# [Action item]
Below are the records. List every line holding the word "Answer".
━━━━━━━━━━━━━━━━━━━━
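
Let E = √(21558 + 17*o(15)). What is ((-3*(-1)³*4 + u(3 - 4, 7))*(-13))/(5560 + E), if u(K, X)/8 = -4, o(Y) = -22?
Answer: 45175/965388 - 65*√331/965388 ≈ 0.045570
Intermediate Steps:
u(K, X) = -32 (u(K, X) = 8*(-4) = -32)
E = 8*√331 (E = √(21558 + 17*(-22)) = √(21558 - 374) = √21184 = 8*√331 ≈ 145.55)
((-3*(-1)³*4 + u(3 - 4, 7))*(-13))/(5560 + E) = ((-3*(-1)³*4 - 32)*(-13))/(5560 + 8*√331) = ((-3*(-1)*4 - 32)*(-13))/(5560 + 8*√331) = ((3*4 - 32)*(-13))/(5560 + 8*√331) = ((12 - 32)*(-13))/(5560 + 8*√331) = (-20*(-13))/(5560 + 8*√331) = 260/(5560 + 8*√331)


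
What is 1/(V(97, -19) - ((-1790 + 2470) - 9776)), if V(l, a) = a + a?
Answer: 1/9058 ≈ 0.00011040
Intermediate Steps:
V(l, a) = 2*a
1/(V(97, -19) - ((-1790 + 2470) - 9776)) = 1/(2*(-19) - ((-1790 + 2470) - 9776)) = 1/(-38 - (680 - 9776)) = 1/(-38 - 1*(-9096)) = 1/(-38 + 9096) = 1/9058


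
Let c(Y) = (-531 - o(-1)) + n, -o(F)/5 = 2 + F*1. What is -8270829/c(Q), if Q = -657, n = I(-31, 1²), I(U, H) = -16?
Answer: 8270829/542 ≈ 15260.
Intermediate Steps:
o(F) = -10 - 5*F (o(F) = -5*(2 + F*1) = -5*(2 + F) = -10 - 5*F)
n = -16
c(Y) = -542 (c(Y) = (-531 - (-10 - 5*(-1))) - 16 = (-531 - (-10 + 5)) - 16 = (-531 - 1*(-5)) - 16 = (-531 + 5) - 16 = -526 - 16 = -542)
-8270829/c(Q) = -8270829/(-542) = -8270829*(-1/542) = 8270829/542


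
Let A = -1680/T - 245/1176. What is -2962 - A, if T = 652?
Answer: -11576449/3912 ≈ -2959.2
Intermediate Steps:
A = -10895/3912 (A = -1680/652 - 245/1176 = -1680*1/652 - 245*1/1176 = -420/163 - 5/24 = -10895/3912 ≈ -2.7850)
-2962 - A = -2962 - 1*(-10895/3912) = -2962 + 10895/3912 = -11576449/3912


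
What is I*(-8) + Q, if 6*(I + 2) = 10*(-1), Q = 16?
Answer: 136/3 ≈ 45.333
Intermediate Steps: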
━━━━━━━━━━━━━━━━━━━━
# [Response]
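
Answer: 45175/965388 - 65*√331/965388 ≈ 0.045570
Answer: 1/9058 ≈ 0.00011040
Answer: 8270829/542 ≈ 15260.
Answer: -11576449/3912 ≈ -2959.2
Answer: 136/3 ≈ 45.333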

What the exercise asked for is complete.